- _Your task_
Work out how many lines in the data hold the word "nodes", and reply with that number only.

- _The input_
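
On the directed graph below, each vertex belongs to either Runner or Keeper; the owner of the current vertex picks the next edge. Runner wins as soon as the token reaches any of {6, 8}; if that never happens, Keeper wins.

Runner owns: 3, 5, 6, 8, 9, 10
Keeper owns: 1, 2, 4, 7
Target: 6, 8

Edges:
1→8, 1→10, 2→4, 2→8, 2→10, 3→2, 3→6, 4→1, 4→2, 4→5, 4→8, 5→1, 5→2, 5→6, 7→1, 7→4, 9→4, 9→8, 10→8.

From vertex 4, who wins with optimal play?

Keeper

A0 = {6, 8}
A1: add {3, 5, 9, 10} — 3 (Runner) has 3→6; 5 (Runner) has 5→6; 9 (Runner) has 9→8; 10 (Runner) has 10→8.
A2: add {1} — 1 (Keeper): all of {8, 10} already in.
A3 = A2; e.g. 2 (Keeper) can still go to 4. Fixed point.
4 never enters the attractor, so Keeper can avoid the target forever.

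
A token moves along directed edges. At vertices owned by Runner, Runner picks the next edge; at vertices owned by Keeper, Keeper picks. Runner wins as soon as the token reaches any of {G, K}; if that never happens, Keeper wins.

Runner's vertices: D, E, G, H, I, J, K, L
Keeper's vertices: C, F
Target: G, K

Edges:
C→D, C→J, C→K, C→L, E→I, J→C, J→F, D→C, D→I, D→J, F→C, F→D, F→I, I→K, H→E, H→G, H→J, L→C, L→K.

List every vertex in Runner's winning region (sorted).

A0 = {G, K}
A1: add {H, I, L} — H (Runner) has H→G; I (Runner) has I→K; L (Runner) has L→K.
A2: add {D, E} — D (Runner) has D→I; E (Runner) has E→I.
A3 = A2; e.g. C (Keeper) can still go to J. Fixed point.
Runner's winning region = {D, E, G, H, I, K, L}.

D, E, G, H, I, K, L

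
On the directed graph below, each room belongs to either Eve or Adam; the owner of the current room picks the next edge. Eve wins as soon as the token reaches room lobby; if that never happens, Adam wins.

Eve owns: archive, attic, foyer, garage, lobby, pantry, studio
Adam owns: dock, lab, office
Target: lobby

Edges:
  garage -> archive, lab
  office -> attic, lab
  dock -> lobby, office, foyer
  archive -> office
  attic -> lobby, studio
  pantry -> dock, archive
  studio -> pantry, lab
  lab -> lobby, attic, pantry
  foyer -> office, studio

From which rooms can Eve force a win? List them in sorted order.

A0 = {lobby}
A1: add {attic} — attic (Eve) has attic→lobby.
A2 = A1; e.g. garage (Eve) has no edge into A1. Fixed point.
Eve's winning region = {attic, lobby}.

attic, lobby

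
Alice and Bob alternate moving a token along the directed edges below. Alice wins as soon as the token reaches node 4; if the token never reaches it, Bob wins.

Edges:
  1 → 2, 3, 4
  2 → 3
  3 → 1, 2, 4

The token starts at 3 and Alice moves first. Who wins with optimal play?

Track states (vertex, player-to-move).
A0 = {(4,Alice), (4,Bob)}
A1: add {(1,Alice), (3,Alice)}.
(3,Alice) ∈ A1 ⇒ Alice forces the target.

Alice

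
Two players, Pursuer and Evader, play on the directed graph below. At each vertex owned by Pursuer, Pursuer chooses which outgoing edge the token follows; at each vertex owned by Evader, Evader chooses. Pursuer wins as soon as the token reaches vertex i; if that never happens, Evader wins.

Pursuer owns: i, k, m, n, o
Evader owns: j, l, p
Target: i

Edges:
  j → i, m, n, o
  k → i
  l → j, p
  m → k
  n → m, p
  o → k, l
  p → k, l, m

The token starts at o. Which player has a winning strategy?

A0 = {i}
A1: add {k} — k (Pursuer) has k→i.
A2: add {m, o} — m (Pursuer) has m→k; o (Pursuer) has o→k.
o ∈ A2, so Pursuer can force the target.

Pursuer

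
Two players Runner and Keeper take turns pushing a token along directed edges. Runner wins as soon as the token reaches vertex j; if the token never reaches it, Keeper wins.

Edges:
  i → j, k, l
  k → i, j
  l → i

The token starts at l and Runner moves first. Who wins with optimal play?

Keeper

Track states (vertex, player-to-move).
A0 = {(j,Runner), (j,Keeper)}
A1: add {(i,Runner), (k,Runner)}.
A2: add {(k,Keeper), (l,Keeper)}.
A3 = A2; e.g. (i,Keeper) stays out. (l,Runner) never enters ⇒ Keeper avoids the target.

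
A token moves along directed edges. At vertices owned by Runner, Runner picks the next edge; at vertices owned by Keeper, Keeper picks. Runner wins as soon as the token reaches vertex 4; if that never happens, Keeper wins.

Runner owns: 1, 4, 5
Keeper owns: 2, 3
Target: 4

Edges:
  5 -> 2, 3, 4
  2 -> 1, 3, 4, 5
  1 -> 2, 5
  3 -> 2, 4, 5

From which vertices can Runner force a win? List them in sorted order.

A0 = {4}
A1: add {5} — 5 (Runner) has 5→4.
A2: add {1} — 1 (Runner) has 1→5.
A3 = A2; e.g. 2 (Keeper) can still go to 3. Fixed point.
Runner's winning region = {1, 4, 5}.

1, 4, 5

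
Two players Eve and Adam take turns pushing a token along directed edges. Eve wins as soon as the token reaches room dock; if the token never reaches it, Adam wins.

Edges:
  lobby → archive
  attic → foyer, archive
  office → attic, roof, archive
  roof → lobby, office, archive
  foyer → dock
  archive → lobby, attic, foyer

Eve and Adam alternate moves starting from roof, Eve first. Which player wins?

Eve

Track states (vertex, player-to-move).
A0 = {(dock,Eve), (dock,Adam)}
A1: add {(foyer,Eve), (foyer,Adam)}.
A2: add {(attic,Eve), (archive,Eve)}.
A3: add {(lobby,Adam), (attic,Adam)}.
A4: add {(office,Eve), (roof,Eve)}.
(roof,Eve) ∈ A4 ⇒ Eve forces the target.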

--

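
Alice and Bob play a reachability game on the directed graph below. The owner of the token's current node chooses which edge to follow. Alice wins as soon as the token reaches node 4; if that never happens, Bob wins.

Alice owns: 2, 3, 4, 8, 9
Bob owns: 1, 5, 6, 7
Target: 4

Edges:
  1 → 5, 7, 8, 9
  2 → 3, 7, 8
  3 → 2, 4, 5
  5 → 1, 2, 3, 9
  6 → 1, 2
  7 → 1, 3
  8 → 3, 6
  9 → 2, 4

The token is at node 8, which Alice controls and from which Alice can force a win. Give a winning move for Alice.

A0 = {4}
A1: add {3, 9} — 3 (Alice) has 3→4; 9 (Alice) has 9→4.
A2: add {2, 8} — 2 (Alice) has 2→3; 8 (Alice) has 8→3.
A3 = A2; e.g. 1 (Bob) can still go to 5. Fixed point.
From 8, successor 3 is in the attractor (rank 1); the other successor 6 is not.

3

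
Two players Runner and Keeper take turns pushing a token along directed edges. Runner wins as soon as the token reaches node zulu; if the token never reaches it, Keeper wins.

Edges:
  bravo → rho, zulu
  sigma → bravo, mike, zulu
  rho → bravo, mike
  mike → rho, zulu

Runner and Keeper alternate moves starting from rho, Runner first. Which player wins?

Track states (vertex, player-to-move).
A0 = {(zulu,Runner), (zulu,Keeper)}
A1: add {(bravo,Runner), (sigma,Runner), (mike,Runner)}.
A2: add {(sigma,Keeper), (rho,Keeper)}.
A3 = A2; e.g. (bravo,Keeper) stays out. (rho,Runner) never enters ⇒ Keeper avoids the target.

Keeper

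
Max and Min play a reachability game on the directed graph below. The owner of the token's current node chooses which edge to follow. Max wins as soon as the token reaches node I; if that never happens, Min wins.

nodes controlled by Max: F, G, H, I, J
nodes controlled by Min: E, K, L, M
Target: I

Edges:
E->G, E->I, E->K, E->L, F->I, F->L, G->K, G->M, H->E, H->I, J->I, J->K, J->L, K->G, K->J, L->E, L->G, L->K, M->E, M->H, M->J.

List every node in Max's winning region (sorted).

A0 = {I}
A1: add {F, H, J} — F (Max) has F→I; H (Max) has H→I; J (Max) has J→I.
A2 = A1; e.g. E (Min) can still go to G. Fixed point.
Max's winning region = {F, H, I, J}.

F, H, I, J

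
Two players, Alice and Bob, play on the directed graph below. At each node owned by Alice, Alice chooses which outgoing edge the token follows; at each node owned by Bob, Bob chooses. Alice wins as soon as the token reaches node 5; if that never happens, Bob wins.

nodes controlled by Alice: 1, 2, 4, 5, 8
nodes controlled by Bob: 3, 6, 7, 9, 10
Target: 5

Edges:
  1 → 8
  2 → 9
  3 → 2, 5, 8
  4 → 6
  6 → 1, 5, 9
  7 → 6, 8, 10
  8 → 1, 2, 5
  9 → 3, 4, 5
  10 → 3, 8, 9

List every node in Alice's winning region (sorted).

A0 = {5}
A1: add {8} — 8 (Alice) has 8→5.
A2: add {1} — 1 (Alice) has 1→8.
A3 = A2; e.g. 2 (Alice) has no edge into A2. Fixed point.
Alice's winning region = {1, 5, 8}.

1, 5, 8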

...

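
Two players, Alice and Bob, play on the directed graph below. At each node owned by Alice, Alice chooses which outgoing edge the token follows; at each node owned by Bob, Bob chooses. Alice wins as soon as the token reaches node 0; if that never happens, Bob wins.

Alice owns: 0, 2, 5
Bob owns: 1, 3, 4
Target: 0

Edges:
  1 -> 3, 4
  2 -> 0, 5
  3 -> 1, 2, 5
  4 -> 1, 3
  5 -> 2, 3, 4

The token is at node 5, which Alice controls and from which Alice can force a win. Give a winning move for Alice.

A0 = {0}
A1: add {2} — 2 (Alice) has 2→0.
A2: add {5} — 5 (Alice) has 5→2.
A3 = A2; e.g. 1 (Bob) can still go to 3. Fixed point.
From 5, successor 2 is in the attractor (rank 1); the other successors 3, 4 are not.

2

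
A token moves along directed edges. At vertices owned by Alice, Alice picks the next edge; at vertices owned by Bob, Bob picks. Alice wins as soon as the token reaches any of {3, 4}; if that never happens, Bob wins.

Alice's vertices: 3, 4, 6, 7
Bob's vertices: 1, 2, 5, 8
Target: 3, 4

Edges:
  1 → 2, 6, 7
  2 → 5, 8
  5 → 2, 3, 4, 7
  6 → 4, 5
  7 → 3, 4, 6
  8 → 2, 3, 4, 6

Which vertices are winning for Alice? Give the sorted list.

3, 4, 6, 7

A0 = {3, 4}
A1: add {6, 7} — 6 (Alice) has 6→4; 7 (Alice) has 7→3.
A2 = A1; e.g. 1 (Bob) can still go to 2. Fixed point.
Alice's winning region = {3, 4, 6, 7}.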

- _Result of this exercise_
4